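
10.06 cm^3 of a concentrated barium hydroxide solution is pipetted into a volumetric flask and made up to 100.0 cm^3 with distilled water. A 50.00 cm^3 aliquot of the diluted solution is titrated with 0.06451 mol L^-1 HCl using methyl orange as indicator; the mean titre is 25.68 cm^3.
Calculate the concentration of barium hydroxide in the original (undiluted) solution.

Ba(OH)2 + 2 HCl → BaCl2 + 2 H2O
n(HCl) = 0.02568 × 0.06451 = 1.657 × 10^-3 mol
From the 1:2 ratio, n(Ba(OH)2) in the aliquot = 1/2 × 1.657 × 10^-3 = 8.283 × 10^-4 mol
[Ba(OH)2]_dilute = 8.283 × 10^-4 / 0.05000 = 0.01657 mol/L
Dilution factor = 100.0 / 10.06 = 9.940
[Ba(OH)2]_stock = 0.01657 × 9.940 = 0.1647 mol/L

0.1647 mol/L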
---
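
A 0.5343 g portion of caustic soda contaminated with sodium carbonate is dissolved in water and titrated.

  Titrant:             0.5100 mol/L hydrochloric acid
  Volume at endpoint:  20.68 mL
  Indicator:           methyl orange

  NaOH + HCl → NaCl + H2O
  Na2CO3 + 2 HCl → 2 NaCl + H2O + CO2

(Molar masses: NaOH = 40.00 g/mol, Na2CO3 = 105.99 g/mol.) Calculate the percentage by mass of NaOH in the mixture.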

About this task:
Now copy each line of the entries that mentions "orange".

Problem solution:
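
10.06 cm^3 of a concentrated barium hydroxide solution is pipetted into a volumetric flask and made up to 100.0 cm^3 with distilled water. A 50.00 cm^3 aliquot of the diluted solution is titrated with 0.06451 mol L^-1 HCl using methyl orange as indicator; the mean titre is 25.68 cm^3.
  Indicator:           methyl orange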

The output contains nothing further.